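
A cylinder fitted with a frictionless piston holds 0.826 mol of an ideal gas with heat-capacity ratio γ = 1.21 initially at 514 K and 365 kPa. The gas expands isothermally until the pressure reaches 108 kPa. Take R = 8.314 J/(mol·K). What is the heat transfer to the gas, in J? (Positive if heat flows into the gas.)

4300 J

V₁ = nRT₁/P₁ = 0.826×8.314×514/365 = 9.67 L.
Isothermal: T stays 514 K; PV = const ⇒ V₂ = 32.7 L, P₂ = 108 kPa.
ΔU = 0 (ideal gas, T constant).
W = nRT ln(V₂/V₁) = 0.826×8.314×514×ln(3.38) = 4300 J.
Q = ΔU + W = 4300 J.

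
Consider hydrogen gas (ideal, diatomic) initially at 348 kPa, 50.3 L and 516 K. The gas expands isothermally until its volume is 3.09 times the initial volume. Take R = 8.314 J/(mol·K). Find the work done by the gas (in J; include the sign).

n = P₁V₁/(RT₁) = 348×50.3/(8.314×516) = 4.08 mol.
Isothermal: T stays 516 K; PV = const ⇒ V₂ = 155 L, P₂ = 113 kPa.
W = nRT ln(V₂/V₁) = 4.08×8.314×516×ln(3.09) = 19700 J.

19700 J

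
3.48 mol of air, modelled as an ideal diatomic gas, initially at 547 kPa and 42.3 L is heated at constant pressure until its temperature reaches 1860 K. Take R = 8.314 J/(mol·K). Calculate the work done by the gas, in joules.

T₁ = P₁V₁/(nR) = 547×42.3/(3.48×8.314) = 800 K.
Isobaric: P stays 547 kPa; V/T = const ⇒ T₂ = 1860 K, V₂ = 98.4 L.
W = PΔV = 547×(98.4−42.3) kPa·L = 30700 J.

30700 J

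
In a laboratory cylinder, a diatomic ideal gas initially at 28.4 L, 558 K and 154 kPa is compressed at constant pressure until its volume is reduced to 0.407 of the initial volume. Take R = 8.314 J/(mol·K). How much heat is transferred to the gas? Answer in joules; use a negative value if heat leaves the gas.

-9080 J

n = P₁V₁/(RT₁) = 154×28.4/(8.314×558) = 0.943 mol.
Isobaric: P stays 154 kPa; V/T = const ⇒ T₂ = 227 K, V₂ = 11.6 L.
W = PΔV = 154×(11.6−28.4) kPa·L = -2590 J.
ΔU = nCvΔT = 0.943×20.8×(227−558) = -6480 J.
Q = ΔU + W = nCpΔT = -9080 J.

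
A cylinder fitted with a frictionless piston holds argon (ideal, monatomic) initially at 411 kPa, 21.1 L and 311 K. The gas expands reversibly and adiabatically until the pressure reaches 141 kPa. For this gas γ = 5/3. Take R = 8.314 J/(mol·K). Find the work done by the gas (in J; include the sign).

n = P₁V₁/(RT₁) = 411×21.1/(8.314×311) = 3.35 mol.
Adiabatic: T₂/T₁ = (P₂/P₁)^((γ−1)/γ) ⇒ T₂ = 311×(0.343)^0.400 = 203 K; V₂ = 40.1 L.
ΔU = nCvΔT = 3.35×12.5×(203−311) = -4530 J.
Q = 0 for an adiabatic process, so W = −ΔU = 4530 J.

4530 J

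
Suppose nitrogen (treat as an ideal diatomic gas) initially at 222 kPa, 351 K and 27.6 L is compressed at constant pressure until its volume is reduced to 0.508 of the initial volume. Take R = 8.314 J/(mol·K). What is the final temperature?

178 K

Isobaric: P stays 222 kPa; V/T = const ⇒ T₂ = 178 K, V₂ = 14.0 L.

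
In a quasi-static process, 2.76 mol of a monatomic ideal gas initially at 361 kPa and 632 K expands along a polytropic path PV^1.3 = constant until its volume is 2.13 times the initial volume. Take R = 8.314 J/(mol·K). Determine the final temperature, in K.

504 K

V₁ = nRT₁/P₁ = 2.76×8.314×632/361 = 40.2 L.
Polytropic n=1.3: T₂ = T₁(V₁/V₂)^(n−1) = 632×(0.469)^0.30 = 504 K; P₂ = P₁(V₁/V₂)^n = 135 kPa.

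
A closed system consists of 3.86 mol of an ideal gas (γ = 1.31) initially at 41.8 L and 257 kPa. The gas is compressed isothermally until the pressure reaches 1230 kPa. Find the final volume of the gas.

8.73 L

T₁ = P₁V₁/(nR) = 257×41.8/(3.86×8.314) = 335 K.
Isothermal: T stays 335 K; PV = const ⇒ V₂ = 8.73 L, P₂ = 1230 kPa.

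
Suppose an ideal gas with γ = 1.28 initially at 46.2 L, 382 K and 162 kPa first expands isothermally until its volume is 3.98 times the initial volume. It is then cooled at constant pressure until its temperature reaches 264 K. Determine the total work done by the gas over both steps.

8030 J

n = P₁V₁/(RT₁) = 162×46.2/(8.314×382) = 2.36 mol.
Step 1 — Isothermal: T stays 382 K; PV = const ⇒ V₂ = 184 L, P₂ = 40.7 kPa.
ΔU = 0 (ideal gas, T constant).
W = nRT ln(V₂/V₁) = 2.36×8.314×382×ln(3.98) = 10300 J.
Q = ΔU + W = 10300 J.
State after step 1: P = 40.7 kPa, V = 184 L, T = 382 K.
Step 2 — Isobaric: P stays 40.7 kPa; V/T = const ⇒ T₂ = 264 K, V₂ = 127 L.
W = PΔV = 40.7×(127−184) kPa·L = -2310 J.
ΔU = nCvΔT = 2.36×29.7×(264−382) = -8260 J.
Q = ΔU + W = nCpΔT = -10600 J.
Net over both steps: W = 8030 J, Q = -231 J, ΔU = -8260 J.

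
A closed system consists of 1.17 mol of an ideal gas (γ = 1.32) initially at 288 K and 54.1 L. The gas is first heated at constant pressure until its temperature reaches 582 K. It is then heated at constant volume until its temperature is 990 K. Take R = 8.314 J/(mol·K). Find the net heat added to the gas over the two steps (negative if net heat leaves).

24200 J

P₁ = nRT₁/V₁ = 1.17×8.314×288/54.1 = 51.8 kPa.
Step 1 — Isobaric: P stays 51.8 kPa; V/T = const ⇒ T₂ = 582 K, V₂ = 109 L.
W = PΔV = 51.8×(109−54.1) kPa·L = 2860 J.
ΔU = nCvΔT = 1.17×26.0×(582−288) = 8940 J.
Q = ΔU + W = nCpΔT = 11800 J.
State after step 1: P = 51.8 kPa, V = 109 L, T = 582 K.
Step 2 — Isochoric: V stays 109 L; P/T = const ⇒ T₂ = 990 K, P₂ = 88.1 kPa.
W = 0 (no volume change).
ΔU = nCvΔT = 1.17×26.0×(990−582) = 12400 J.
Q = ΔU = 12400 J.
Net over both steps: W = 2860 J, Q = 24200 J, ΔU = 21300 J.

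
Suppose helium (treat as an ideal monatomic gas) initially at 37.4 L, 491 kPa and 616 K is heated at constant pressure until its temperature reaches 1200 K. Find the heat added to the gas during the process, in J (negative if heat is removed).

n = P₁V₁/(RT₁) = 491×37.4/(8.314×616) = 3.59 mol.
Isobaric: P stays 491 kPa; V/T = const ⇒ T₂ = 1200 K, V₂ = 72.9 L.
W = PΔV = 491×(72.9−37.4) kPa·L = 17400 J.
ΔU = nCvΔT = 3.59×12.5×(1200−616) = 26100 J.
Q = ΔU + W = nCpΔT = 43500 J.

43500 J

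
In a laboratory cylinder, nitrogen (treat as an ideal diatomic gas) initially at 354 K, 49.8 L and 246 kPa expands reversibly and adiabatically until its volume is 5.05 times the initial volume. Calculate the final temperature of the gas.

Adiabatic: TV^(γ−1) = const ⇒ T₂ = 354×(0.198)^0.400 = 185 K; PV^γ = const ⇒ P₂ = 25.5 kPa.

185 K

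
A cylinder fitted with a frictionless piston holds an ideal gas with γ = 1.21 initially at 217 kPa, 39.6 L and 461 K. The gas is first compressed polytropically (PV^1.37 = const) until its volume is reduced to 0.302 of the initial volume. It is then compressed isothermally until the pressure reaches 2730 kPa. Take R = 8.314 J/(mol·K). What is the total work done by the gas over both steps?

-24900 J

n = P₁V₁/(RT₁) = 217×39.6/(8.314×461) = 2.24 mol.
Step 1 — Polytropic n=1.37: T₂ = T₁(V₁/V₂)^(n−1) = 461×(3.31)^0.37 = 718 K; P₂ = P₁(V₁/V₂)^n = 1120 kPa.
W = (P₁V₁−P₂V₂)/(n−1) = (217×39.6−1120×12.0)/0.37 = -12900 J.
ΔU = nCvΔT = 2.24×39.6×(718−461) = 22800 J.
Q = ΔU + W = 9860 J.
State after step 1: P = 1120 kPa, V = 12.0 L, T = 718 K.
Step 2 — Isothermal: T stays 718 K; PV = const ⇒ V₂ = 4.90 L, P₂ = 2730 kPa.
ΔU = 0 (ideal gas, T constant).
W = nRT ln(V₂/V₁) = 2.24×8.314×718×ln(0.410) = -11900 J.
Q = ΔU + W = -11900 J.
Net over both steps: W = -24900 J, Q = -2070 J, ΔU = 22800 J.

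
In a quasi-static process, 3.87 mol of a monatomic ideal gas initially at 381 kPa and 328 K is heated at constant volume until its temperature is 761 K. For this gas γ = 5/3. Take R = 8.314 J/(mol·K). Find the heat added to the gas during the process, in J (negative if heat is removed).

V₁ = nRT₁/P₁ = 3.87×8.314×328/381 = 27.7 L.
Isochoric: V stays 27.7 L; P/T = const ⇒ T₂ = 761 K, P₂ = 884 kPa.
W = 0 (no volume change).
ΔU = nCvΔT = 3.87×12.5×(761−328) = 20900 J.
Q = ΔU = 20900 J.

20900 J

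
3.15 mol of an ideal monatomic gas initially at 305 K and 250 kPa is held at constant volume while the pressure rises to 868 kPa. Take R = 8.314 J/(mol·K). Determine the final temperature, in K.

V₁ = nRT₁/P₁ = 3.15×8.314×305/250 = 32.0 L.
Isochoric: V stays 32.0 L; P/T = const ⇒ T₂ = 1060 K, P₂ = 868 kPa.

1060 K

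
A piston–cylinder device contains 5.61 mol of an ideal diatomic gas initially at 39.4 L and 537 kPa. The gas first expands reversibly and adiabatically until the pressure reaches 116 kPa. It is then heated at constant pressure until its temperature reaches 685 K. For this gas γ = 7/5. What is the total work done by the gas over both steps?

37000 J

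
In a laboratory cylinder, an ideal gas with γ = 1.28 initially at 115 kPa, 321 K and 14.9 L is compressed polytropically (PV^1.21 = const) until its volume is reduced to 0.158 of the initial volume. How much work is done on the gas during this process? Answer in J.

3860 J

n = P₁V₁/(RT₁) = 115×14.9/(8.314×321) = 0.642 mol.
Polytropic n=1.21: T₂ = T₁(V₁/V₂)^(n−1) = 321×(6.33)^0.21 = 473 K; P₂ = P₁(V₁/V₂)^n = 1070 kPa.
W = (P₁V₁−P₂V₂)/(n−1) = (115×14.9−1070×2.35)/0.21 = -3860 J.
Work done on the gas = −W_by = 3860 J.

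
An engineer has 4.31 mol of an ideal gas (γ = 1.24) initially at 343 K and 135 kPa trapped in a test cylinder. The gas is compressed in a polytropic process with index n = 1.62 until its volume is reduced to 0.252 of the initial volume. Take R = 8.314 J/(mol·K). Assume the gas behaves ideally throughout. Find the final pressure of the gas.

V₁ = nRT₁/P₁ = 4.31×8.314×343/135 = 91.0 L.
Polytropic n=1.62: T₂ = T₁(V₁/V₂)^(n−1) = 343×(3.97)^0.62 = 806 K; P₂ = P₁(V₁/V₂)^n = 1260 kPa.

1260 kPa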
▬▬▬
● **Instructions to follow**
Copy, exactly as written, the lines above, beginning with the one that contains "A piston–cylinder device" and ending with the last.

● **Reply to the task**
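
A piston–cylinder device contains 5.61 mol of an ideal diatomic gas initially at 39.4 L and 537 kPa. The gas first expands reversibly and adiabatically until the pressure reaches 116 kPa. It is then heated at constant pressure until its temperature reaches 685 K. For this gas γ = 7/5. What is the total work done by the gas over both steps?

37000 J

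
In a laboratory cylinder, an ideal gas with γ = 1.28 initially at 115 kPa, 321 K and 14.9 L is compressed polytropically (PV^1.21 = const) until its volume is reduced to 0.158 of the initial volume. How much work is done on the gas during this process? Answer in J.

3860 J

n = P₁V₁/(RT₁) = 115×14.9/(8.314×321) = 0.642 mol.
Polytropic n=1.21: T₂ = T₁(V₁/V₂)^(n−1) = 321×(6.33)^0.21 = 473 K; P₂ = P₁(V₁/V₂)^n = 1070 kPa.
W = (P₁V₁−P₂V₂)/(n−1) = (115×14.9−1070×2.35)/0.21 = -3860 J.
Work done on the gas = −W_by = 3860 J.

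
An engineer has 4.31 mol of an ideal gas (γ = 1.24) initially at 343 K and 135 kPa trapped in a test cylinder. The gas is compressed in a polytropic process with index n = 1.62 until its volume is reduced to 0.252 of the initial volume. Take R = 8.314 J/(mol·K). Assume the gas behaves ideally throughout. Find the final pressure of the gas.

V₁ = nRT₁/P₁ = 4.31×8.314×343/135 = 91.0 L.
Polytropic n=1.62: T₂ = T₁(V₁/V₂)^(n−1) = 343×(3.97)^0.62 = 806 K; P₂ = P₁(V₁/V₂)^n = 1260 kPa.

1260 kPa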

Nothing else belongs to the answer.